» WHAT YOU ARE ASKED TO DO
Your reply should hold the line containing "Answer: -295692002547666172/1295599148839 +" and every later line of the records, reproduced exactly, and no other lines.

[Items listed in a dataset]
• • •

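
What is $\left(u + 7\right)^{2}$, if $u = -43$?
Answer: $1296$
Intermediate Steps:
$\left(u + 7\right)^{2} = \left(-43 + 7\right)^{2} = \left(-36\right)^{2} = 1296$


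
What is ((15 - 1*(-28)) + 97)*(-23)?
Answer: -3220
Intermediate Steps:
((15 - 1*(-28)) + 97)*(-23) = ((15 + 28) + 97)*(-23) = (43 + 97)*(-23) = 140*(-23) = -3220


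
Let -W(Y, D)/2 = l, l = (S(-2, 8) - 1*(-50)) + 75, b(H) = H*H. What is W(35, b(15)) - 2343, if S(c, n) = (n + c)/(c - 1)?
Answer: -2589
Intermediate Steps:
b(H) = H²
S(c, n) = (c + n)/(-1 + c)
l = 123 (l = ((-2 + 8)/(-1 - 2) - 1*(-50)) + 75 = (6/(-3) + 50) + 75 = (-⅓*6 + 50) + 75 = (-2 + 50) + 75 = 48 + 75 = 123)
W(Y, D) = -246 (W(Y, D) = -2*123 = -246)
W(35, b(15)) - 2343 = -246 - 2343 = -2589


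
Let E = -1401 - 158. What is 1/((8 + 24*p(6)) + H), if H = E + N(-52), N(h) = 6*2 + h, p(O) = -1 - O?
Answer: -1/1759 ≈ -0.00056850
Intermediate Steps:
E = -1559
N(h) = 12 + h
H = -1599 (H = -1559 + (12 - 52) = -1559 - 40 = -1599)
1/((8 + 24*p(6)) + H) = 1/((8 + 24*(-1 - 1*6)) - 1599) = 1/((8 + 24*(-1 - 6)) - 1599) = 1/((8 + 24*(-7)) - 1599) = 1/((8 - 168) - 1599) = 1/(-160 - 1599) = 1/(-1759) = -1/1759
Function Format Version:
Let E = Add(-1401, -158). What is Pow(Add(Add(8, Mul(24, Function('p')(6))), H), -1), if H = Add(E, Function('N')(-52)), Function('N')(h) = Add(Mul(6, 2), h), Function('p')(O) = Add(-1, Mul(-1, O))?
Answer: Rational(-1, 1759) ≈ -0.00056850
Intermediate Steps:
E = -1559
Function('N')(h) = Add(12, h)
H = -1599 (H = Add(-1559, Add(12, -52)) = Add(-1559, -40) = -1599)
Pow(Add(Add(8, Mul(24, Function('p')(6))), H), -1) = Pow(Add(Add(8, Mul(24, Add(-1, Mul(-1, 6)))), -1599), -1) = Pow(Add(Add(8, Mul(24, Add(-1, -6))), -1599), -1) = Pow(Add(Add(8, Mul(24, -7)), -1599), -1) = Pow(Add(Add(8, -168), -1599), -1) = Pow(Add(-160, -1599), -1) = Pow(-1759, -1) = Rational(-1, 1759)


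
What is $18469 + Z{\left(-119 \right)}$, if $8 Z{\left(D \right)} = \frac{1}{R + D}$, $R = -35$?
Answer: $\frac{22753807}{1232} \approx 18469.0$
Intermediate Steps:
$Z{\left(D \right)} = \frac{1}{8 \left(-35 + D\right)}$
$18469 + Z{\left(-119 \right)} = 18469 + \frac{1}{8 \left(-35 - 119\right)} = 18469 + \frac{1}{8 \left(-154\right)} = 18469 + \frac{1}{8} \left(- \frac{1}{154}\right) = 18469 - \frac{1}{1232} = \frac{22753807}{1232}$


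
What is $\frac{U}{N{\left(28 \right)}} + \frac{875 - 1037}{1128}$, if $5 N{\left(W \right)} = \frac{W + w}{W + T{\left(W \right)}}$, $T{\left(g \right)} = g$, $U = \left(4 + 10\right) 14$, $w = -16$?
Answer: $\frac{2579279}{564} \approx 4573.2$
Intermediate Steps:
$U = 196$ ($U = 14 \cdot 14 = 196$)
$N{\left(W \right)} = \frac{-16 + W}{10 W}$ ($N{\left(W \right)} = \frac{\left(W - 16\right) \frac{1}{W + W}}{5} = \frac{\left(-16 + W\right) \frac{1}{2 W}}{5} = \frac{\frac{1}{2} \frac{1}{W} \left(-16 + W\right)}{5} = \frac{-16 + W}{10 W}$)
$\frac{U}{N{\left(28 \right)}} + \frac{875 - 1037}{1128} = \frac{196}{\frac{1}{10} \cdot \frac{1}{28} \left(-16 + 28\right)} + \frac{875 - 1037}{1128} = \frac{196}{\frac{1}{10} \cdot \frac{1}{28} \cdot 12} - \frac{27}{188} = \frac{196}{\frac{3}{70}} - \frac{27}{188} = 196 \cdot \frac{70}{3} - \frac{27}{188} = \frac{13720}{3} - \frac{27}{188} = \frac{2579279}{564}$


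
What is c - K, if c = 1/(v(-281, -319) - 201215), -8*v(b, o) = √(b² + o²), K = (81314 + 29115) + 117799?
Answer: -295692002547666172/1295599148839 + 4*√180722/1295599148839 ≈ -2.2823e+5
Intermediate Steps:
K = 228228 (K = 110429 + 117799 = 228228)
v(b, o) = -√(b² + o²)/8
c = 1/(-201215 - √180722/8) (c = 1/(-√((-281)² + (-319)²)/8 - 201215) = 1/(-√(78961 + 101761)/8 - 201215) = 1/(-√180722/8 - 201215) = 1/(-201215 - √180722/8) ≈ -4.9685e-6)
c - K = (-6438880/1295599148839 + 4*√180722/1295599148839) - 1*228228 = (-6438880/1295599148839 + 4*√180722/1295599148839) - 228228 = -295692002547666172/1295599148839 + 4*√180722/1295599148839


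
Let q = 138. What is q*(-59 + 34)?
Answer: -3450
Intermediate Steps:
q*(-59 + 34) = 138*(-59 + 34) = 138*(-25) = -3450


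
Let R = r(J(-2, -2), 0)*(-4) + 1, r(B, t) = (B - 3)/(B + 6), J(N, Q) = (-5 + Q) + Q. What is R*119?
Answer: -1785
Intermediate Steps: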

• • •

» EXERCISE ANSWER
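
Answer: -295692002547666172/1295599148839 + 4*√180722/1295599148839 ≈ -2.2823e+5
Intermediate Steps:
K = 228228 (K = 110429 + 117799 = 228228)
v(b, o) = -√(b² + o²)/8
c = 1/(-201215 - √180722/8) (c = 1/(-√((-281)² + (-319)²)/8 - 201215) = 1/(-√(78961 + 101761)/8 - 201215) = 1/(-√180722/8 - 201215) = 1/(-201215 - √180722/8) ≈ -4.9685e-6)
c - K = (-6438880/1295599148839 + 4*√180722/1295599148839) - 1*228228 = (-6438880/1295599148839 + 4*√180722/1295599148839) - 228228 = -295692002547666172/1295599148839 + 4*√180722/1295599148839


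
Let q = 138. What is q*(-59 + 34)?
Answer: -3450
Intermediate Steps:
q*(-59 + 34) = 138*(-59 + 34) = 138*(-25) = -3450


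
Let R = r(J(-2, -2), 0)*(-4) + 1, r(B, t) = (B - 3)/(B + 6), J(N, Q) = (-5 + Q) + Q. What is R*119?
Answer: -1785
Intermediate Steps: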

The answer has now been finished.